** Task goal **
Reproduce the records exactly through the line with "First discard every".

** Records for processing **
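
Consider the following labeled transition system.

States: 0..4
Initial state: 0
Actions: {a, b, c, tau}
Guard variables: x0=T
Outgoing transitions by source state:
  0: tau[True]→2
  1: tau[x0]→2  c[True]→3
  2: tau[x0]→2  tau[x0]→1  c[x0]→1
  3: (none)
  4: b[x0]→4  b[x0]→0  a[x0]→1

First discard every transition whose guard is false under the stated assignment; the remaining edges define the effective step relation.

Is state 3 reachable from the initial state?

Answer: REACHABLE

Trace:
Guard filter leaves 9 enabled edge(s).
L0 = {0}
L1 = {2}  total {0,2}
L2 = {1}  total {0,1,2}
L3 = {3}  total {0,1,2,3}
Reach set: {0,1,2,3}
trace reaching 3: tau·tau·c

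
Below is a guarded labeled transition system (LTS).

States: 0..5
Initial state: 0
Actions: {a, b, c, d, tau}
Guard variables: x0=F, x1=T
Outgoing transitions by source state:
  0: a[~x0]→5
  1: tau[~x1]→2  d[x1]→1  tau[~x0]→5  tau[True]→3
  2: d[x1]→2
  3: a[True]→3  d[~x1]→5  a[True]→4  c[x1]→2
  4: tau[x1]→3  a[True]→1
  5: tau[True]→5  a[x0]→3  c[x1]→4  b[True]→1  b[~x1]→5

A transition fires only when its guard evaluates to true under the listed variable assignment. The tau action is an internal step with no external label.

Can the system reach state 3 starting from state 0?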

** Answer below **
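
Consider the following labeled transition system.

States: 0..4
Initial state: 0
Actions: {a, b, c, tau}
Guard variables: x0=T
Outgoing transitions by source state:
  0: tau[True]→2
  1: tau[x0]→2  c[True]→3
  2: tau[x0]→2  tau[x0]→1  c[x0]→1
  3: (none)
  4: b[x0]→4  b[x0]→0  a[x0]→1

First discard every transition whose guard is false under the stated assignment; the remaining edges define the effective step relation.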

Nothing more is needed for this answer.